● Problem statement
Find the line with "Hugo — session = Thu; identified: no" in the entries below. Repeat it, every following line, and the line with "Rosa — session = Wed; identified: yes", exactly and with nothing added.

☆ ☆ ☆ ☆ ☆

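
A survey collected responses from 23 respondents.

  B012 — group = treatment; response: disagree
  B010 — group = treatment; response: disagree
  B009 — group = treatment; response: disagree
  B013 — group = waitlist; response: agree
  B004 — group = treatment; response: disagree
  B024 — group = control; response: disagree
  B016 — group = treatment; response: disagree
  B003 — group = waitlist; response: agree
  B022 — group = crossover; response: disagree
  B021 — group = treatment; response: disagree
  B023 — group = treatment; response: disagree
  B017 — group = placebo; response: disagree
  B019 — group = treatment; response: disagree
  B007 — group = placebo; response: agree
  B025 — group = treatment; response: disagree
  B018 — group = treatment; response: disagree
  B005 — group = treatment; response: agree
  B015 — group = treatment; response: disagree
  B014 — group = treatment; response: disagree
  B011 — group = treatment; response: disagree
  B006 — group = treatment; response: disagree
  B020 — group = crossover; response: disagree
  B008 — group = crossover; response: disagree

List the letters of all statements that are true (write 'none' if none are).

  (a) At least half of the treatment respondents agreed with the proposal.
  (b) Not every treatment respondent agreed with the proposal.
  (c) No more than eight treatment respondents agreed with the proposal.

|A| = 15, |A ∩ B| = 1, |A ∖ B| = 14.
(a) |A ∩ B| ≥ |A ∖ B|: fails.
(b) A ⊄ B (|A ∖ B| ≥ 1): holds.
(c) |A ∩ B| ≤ 8: holds.

(b), (c)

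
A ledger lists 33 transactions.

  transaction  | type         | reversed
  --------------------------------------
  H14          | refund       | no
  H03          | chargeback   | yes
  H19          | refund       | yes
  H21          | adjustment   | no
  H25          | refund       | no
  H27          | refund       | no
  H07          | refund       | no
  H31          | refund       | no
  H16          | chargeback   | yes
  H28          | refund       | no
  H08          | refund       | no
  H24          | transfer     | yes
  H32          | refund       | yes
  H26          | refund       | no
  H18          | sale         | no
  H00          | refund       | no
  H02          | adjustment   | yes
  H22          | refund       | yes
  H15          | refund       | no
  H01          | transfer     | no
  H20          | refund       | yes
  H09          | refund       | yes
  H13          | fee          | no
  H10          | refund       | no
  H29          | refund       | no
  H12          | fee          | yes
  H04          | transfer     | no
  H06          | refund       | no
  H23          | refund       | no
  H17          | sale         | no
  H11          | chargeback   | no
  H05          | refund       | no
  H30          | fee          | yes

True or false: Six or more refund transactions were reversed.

False

'Six or more refund transactions were reversed' holds iff |A ∩ B| ≥ 6.
|A| = 20, |A ∩ B| = 5, |A ∖ B| = 15.
|A ∩ B| = 5, so the statement is false.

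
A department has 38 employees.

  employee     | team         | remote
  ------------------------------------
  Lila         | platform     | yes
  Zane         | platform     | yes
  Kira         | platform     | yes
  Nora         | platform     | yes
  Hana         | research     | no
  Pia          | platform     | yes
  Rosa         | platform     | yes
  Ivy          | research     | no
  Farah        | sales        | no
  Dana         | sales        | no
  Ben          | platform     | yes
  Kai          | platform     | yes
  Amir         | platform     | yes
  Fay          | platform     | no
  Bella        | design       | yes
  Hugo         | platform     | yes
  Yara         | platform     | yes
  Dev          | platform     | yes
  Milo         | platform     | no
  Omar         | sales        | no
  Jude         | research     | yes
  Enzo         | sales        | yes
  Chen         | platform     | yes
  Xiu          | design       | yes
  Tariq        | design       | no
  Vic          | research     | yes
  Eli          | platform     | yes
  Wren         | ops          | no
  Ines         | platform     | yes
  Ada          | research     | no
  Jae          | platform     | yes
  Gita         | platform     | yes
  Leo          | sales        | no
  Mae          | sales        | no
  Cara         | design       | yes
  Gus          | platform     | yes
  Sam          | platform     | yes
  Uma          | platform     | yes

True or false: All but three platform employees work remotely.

The determiner here denotes the relation: |A ∖ B| = 3.
|A| = 22, |A ∩ B| = 20, |A ∖ B| = 2.
|A ∖ B| = 2, so the statement is false.

False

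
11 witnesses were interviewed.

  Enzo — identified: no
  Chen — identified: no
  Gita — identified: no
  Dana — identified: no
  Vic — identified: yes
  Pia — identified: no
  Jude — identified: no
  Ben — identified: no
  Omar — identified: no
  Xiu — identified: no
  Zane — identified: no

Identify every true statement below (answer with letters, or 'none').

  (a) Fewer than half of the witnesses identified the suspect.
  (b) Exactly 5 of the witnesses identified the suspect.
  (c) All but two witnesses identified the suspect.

|A| = 11, |A ∩ B| = 1, |A ∖ B| = 10.
(a) |A ∩ B| < |A ∖ B|: holds.
(b) |A ∩ B| = 5: fails.
(c) |A ∖ B| = 2: fails.

(a)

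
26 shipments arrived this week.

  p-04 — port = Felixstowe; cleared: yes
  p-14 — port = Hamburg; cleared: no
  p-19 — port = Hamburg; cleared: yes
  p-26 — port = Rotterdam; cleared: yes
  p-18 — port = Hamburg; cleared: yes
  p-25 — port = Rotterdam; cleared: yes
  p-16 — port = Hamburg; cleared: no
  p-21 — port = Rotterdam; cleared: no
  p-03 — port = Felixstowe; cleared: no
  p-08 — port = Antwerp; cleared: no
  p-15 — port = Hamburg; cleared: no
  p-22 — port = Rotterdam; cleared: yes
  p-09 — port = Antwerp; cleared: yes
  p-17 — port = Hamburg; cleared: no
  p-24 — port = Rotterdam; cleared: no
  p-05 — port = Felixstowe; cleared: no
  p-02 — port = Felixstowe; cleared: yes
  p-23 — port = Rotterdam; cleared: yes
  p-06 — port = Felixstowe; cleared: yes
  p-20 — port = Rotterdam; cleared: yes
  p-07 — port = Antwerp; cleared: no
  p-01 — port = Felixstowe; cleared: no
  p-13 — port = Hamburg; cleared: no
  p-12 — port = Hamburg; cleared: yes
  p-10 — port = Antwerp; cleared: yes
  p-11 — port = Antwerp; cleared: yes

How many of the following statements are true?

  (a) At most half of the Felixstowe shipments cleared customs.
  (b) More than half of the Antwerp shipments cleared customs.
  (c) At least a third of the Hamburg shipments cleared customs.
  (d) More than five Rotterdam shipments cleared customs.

3

(a) Felixstowe: |A| = 6, |A ∩ B| = 3; needs |A ∩ B| ≤ |A ∖ B| — true.
(b) Antwerp: |A| = 5, |A ∩ B| = 3; needs |A ∩ B| > |A ∖ B| — true.
(c) Hamburg: |A| = 8, |A ∩ B| = 3; needs |A ∩ B| / |A| ≥ 1/3 — true.
(d) Rotterdam: |A| = 7, |A ∩ B| = 5; needs |A ∩ B| > 5 — false.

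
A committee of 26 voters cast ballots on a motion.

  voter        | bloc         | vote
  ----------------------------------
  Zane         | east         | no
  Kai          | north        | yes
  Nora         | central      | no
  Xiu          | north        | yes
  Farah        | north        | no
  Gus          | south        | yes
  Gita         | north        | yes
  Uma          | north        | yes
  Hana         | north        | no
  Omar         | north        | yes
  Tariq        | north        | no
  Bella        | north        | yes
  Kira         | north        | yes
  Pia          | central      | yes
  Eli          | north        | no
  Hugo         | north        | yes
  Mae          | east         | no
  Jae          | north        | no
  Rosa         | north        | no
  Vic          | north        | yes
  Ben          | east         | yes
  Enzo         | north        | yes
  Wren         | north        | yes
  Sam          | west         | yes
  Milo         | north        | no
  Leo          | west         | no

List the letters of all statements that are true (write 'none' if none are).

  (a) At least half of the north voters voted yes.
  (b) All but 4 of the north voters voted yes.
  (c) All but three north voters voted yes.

(a)

|A| = 18, |A ∩ B| = 11, |A ∖ B| = 7.
(a) |A ∩ B| ≥ |A ∖ B|: holds.
(b) |A ∖ B| = 4: fails.
(c) |A ∖ B| = 3: fails.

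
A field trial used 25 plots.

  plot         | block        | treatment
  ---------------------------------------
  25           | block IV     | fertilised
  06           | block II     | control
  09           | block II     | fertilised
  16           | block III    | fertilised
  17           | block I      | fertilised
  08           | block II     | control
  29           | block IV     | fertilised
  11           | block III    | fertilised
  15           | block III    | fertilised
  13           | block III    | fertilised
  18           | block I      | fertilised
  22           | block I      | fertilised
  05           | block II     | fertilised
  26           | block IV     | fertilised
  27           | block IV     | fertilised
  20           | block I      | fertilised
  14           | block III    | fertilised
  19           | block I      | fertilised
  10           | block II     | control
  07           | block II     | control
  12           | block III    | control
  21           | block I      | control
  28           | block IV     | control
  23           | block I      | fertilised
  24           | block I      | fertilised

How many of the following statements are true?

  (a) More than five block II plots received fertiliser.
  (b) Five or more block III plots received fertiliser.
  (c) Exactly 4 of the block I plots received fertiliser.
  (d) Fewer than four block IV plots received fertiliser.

1

(a) block II: |A| = 6, |A ∩ B| = 2; needs |A ∩ B| > 5 — false.
(b) block III: |A| = 6, |A ∩ B| = 5; needs |A ∩ B| ≥ 5 — true.
(c) block I: |A| = 8, |A ∩ B| = 7; needs |A ∩ B| = 4 — false.
(d) block IV: |A| = 5, |A ∩ B| = 4; needs |A ∩ B| < 4 — false.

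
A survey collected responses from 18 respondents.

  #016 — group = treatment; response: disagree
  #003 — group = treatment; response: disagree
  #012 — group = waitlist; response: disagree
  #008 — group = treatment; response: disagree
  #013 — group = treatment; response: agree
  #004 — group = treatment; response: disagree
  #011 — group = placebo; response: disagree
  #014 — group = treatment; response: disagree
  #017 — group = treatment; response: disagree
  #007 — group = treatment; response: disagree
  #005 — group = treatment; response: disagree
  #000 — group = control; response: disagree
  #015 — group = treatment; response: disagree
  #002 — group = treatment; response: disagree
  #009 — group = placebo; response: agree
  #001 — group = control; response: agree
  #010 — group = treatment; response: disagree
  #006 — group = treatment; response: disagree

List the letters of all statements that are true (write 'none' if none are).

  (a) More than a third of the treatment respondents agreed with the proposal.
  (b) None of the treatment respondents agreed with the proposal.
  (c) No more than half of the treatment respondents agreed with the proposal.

|A| = 13, |A ∩ B| = 1, |A ∖ B| = 12.
(a) |A ∩ B| / |A| > 1/3: fails.
(b) A ∩ B = ∅ (|A ∩ B| = 0): fails.
(c) |A ∩ B| ≤ |A ∖ B|: holds.

(c)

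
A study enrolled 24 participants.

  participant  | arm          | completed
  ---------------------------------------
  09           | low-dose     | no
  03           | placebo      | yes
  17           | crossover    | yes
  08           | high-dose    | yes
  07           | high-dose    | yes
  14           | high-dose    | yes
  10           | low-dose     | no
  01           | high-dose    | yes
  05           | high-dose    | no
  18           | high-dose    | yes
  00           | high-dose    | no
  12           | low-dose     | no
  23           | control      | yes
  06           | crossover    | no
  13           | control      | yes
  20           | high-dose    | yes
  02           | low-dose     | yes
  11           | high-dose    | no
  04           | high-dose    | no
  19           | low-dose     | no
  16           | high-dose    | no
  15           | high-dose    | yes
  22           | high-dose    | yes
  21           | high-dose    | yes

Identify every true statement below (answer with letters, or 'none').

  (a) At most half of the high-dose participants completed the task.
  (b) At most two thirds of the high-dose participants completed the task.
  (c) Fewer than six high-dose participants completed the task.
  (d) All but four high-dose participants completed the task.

(b)

|A| = 14, |A ∩ B| = 9, |A ∖ B| = 5.
(a) |A ∩ B| ≤ |A ∖ B|: fails.
(b) |A ∩ B| / |A| ≤ 2/3: holds.
(c) |A ∩ B| < 6: fails.
(d) |A ∖ B| = 4: fails.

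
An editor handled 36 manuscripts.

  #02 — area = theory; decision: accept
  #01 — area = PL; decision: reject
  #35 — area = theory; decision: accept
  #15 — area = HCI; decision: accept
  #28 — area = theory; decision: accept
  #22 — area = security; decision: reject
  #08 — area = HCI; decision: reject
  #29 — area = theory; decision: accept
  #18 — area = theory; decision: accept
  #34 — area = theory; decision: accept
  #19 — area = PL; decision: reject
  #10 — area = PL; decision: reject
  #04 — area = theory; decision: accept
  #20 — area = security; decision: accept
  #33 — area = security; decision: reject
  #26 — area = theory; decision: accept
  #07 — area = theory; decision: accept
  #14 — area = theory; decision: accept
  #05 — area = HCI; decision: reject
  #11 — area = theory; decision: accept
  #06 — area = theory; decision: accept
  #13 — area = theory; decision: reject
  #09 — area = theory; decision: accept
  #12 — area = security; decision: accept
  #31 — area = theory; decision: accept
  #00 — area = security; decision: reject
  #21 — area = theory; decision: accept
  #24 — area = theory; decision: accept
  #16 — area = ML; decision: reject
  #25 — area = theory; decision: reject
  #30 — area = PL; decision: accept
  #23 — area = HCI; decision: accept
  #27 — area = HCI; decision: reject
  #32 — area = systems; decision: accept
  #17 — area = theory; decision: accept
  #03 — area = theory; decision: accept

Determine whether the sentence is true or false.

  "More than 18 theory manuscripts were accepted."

False

'More than 18 theory manuscripts were accepted' holds iff |A ∩ B| > 18.
|A| = 20, |A ∩ B| = 18, |A ∖ B| = 2.
|A ∩ B| = 18, so the statement is false.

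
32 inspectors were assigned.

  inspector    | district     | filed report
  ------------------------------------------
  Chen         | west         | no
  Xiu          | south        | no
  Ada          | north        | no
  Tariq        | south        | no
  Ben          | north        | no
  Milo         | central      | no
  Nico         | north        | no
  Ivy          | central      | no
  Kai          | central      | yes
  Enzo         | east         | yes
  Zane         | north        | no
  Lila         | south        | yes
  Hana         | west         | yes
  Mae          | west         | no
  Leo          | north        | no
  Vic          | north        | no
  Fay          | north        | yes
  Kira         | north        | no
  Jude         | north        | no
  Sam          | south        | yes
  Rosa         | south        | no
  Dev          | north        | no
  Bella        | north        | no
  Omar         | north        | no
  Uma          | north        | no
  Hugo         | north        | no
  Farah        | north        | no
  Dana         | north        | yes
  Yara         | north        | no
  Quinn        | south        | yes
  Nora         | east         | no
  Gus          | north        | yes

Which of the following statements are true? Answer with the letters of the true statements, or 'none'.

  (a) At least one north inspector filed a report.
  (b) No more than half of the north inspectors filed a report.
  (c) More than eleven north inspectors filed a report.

(a), (b)

|A| = 18, |A ∩ B| = 3, |A ∖ B| = 15.
(a) A ∩ B ≠ ∅ (|A ∩ B| ≥ 1): holds.
(b) |A ∩ B| ≤ |A ∖ B|: holds.
(c) |A ∩ B| > 11: fails.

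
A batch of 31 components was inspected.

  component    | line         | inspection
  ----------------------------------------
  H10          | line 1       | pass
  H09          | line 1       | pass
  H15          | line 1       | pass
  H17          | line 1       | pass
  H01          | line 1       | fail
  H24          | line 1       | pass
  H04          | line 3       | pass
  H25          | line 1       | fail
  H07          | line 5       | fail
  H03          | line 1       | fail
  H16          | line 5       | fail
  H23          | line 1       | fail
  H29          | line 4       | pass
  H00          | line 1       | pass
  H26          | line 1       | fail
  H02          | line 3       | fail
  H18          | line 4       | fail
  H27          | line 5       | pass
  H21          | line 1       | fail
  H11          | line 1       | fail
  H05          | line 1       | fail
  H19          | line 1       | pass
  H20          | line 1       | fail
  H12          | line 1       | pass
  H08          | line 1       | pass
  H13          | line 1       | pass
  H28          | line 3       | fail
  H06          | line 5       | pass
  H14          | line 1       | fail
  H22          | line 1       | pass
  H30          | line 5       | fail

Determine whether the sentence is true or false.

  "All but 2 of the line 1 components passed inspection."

Truth condition: |A ∖ B| = 2.
|A| = 21, |A ∩ B| = 11, |A ∖ B| = 10.
|A ∖ B| = 10, so the statement is false.

False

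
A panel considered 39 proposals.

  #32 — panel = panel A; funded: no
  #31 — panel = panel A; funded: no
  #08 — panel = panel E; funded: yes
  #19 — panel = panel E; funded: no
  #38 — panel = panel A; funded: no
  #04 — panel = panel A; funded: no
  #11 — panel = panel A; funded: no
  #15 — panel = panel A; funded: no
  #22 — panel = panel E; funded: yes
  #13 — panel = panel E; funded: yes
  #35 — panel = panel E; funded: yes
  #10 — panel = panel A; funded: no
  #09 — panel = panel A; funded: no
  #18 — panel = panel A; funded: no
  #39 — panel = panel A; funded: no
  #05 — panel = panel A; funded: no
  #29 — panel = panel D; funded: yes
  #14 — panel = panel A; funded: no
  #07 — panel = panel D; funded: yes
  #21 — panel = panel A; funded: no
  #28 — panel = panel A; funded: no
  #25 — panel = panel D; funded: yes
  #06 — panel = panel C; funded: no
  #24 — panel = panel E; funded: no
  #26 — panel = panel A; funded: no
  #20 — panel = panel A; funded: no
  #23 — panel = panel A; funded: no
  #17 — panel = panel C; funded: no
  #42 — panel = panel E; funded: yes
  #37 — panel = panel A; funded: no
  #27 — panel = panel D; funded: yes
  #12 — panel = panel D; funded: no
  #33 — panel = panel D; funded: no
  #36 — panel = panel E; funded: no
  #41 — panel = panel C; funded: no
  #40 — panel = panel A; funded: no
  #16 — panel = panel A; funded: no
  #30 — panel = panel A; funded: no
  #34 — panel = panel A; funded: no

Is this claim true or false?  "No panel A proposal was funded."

True

'No panel A proposal was funded' holds iff A ∩ B = ∅ (|A ∩ B| = 0).
|A| = 22, |A ∩ B| = 0, |A ∖ B| = 22.
So the statement is true.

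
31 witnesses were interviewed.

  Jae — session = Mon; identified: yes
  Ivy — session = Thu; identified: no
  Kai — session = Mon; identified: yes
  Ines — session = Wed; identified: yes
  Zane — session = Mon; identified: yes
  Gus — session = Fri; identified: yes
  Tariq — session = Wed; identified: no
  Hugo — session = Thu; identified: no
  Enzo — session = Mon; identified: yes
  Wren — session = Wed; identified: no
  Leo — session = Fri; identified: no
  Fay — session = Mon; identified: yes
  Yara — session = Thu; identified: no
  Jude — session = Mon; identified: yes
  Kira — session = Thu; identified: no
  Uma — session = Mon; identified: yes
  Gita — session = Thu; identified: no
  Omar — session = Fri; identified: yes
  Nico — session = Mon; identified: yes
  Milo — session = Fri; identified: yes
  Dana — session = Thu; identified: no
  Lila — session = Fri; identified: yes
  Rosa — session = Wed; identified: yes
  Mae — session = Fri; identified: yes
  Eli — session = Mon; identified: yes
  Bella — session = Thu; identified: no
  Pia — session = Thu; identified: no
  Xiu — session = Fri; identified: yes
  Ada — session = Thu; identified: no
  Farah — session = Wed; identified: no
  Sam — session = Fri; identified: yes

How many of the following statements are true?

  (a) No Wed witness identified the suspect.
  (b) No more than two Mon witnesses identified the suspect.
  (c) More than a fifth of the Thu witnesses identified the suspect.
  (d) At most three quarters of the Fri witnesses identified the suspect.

(a) Wed: |A| = 5, |A ∩ B| = 2; needs A ∩ B = ∅ (|A ∩ B| = 0) — false.
(b) Mon: |A| = 9, |A ∩ B| = 9; needs |A ∩ B| ≤ 2 — false.
(c) Thu: |A| = 9, |A ∩ B| = 0; needs |A ∩ B| / |A| > 1/5 — false.
(d) Fri: |A| = 8, |A ∩ B| = 7; needs |A ∩ B| / |A| ≤ 3/4 — false.

0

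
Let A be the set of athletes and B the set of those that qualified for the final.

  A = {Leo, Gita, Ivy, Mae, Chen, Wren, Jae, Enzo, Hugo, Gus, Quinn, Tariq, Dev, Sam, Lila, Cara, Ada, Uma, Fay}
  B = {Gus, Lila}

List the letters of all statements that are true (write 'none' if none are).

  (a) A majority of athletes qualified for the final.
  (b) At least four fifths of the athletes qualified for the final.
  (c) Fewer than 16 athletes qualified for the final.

|A| = 19, |A ∩ B| = 2, |A ∖ B| = 17.
(a) |A ∩ B| > |A ∖ B|: fails.
(b) |A ∩ B| / |A| ≥ 4/5: fails.
(c) |A ∩ B| < 16: holds.

(c)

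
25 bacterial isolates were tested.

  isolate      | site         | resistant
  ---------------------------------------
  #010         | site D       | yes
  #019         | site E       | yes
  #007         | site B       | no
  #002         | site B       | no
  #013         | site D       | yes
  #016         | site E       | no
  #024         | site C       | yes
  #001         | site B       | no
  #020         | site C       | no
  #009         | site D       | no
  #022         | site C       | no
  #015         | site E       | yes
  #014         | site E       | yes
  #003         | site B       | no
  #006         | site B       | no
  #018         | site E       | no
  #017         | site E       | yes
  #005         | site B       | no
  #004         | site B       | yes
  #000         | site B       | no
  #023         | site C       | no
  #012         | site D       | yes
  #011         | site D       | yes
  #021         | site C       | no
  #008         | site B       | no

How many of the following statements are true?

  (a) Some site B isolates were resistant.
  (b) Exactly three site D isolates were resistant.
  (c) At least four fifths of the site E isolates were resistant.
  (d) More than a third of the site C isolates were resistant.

1

(a) site B: |A| = 9, |A ∩ B| = 1; needs A ∩ B ≠ ∅ (|A ∩ B| ≥ 1) — true.
(b) site D: |A| = 5, |A ∩ B| = 4; needs |A ∩ B| = 3 — false.
(c) site E: |A| = 6, |A ∩ B| = 4; needs |A ∩ B| / |A| ≥ 4/5 — false.
(d) site C: |A| = 5, |A ∩ B| = 1; needs |A ∩ B| / |A| > 1/3 — false.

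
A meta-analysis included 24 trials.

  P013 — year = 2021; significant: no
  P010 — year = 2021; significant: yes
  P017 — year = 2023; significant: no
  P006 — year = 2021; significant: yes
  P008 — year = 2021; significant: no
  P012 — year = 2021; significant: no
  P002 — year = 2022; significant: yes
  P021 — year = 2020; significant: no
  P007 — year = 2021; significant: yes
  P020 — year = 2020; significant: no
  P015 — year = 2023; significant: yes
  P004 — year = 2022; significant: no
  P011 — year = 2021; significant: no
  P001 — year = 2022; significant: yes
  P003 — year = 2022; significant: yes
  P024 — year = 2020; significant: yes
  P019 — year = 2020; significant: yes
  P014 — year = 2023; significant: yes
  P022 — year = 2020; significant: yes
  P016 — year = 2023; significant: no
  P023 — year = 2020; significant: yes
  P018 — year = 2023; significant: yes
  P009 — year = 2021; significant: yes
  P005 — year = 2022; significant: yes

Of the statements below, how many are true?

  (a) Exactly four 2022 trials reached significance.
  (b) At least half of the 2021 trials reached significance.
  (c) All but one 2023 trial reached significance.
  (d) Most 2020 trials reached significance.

3

(a) 2022: |A| = 5, |A ∩ B| = 4; needs |A ∩ B| = 4 — true.
(b) 2021: |A| = 8, |A ∩ B| = 4; needs |A ∩ B| ≥ |A ∖ B| — true.
(c) 2023: |A| = 5, |A ∩ B| = 3; needs |A ∖ B| = 1 — false.
(d) 2020: |A| = 6, |A ∩ B| = 4; needs |A ∩ B| > |A ∖ B| — true.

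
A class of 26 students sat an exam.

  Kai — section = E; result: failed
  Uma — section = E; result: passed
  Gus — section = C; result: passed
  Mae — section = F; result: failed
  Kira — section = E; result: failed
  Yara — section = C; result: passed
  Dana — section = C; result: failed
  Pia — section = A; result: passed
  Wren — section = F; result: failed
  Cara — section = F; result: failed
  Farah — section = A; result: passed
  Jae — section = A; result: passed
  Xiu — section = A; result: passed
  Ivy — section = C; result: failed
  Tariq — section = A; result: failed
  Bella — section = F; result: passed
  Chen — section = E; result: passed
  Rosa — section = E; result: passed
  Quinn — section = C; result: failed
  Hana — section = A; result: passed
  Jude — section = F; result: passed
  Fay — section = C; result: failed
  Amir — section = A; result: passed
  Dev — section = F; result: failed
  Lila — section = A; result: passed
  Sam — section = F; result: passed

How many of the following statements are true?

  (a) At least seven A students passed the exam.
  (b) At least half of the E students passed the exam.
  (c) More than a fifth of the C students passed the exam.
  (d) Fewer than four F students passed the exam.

(a) A: |A| = 8, |A ∩ B| = 7; needs |A ∩ B| ≥ 7 — true.
(b) E: |A| = 5, |A ∩ B| = 3; needs |A ∩ B| ≥ |A ∖ B| — true.
(c) C: |A| = 6, |A ∩ B| = 2; needs |A ∩ B| / |A| > 1/5 — true.
(d) F: |A| = 7, |A ∩ B| = 3; needs |A ∩ B| < 4 — true.

4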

☆ ☆ ☆ ☆ ☆

● Written solution
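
  Hugo — session = Thu; identified: no
  Enzo — session = Mon; identified: yes
  Wren — session = Wed; identified: no
  Leo — session = Fri; identified: no
  Fay — session = Mon; identified: yes
  Yara — session = Thu; identified: no
  Jude — session = Mon; identified: yes
  Kira — session = Thu; identified: no
  Uma — session = Mon; identified: yes
  Gita — session = Thu; identified: no
  Omar — session = Fri; identified: yes
  Nico — session = Mon; identified: yes
  Milo — session = Fri; identified: yes
  Dana — session = Thu; identified: no
  Lila — session = Fri; identified: yes
  Rosa — session = Wed; identified: yes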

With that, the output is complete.